[Entries taken from a collection]
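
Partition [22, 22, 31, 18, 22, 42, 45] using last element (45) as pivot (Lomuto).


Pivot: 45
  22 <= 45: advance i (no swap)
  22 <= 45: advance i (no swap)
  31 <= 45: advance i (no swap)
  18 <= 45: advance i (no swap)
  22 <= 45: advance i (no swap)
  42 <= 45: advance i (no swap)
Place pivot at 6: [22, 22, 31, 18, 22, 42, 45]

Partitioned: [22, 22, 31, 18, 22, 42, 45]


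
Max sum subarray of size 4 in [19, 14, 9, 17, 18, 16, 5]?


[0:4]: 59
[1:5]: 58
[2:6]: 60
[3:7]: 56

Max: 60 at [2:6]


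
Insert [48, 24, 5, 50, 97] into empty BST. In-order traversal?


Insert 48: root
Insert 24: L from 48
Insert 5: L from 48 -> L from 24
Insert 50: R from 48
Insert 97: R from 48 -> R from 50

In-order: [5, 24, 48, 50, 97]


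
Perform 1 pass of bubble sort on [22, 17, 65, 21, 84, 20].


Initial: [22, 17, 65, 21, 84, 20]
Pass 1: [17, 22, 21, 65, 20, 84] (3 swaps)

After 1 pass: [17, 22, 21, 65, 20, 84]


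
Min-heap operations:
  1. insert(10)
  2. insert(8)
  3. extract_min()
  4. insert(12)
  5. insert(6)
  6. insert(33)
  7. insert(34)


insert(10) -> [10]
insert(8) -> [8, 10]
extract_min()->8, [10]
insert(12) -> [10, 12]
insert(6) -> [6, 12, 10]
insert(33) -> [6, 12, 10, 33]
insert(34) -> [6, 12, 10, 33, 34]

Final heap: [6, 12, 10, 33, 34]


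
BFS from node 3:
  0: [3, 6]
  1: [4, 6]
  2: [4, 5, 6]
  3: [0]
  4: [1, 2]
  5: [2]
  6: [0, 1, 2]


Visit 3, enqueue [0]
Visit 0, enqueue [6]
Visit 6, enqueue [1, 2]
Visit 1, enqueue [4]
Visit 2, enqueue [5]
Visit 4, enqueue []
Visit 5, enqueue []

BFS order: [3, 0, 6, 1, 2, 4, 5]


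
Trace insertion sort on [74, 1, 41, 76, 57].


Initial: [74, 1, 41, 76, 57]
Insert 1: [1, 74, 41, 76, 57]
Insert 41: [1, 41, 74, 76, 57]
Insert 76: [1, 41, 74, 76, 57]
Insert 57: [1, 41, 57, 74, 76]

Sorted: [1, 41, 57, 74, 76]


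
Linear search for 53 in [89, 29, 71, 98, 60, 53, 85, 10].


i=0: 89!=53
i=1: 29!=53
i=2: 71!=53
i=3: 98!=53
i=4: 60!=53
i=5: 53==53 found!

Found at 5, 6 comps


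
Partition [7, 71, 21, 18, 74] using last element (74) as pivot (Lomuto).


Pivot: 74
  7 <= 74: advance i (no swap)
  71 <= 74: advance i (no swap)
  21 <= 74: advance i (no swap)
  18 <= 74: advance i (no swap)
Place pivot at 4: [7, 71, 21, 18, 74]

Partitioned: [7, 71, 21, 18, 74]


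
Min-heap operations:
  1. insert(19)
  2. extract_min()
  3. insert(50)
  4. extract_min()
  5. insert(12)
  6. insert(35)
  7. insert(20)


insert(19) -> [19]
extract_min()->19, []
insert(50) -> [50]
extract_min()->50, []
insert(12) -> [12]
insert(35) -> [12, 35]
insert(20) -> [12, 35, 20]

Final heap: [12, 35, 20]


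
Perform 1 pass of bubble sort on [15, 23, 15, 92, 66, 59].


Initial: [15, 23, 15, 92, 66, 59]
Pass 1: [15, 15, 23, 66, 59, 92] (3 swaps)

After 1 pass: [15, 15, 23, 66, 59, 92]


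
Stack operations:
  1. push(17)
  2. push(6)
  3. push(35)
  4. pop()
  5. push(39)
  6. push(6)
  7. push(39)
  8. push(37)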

==

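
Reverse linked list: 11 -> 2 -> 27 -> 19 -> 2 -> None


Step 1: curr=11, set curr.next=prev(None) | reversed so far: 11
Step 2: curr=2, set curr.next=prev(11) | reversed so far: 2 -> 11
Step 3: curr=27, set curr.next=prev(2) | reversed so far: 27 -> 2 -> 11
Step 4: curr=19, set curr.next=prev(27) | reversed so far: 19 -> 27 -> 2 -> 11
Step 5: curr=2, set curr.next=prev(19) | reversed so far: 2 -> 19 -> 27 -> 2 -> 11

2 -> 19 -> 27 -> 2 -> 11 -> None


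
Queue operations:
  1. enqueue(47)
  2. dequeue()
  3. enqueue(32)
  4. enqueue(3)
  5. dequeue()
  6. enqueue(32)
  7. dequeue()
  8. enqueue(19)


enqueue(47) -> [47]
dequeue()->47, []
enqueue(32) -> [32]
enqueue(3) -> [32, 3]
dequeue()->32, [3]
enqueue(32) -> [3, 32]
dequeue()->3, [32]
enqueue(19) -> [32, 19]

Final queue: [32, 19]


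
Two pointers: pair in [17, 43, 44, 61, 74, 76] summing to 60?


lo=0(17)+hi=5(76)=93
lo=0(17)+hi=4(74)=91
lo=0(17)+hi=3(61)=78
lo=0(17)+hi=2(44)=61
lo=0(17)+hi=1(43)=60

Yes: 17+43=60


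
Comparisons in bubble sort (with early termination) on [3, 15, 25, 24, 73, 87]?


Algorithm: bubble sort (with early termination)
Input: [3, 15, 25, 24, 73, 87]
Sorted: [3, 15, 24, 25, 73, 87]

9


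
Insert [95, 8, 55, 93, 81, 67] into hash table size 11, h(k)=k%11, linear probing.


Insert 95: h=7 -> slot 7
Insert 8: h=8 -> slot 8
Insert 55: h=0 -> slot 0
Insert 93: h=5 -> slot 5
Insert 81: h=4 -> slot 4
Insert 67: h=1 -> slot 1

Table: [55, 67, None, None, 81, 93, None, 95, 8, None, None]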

---

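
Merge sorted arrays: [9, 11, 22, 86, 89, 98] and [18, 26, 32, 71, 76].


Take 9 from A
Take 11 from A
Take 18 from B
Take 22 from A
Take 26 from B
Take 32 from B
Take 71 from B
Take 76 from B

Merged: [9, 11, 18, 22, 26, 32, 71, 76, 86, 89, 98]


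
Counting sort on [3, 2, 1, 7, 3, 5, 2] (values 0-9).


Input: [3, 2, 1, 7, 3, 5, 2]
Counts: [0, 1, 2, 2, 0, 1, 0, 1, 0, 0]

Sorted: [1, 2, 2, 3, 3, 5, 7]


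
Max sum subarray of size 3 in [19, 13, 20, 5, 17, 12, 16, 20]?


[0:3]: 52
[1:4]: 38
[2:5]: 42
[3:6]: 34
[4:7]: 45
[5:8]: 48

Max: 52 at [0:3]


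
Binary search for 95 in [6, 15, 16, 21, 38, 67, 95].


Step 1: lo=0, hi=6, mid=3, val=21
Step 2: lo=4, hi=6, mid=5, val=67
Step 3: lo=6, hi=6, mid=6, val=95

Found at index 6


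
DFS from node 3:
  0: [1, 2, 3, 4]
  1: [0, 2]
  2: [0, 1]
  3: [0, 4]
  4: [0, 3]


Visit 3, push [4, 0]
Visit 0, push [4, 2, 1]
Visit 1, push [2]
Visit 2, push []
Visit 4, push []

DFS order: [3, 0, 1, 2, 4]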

Your instructions:
Pull out every line holding "operations" from the records above, and copy it.

Answer space:
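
Min-heap operations:
Min-heap operations:
Stack operations:
Queue operations: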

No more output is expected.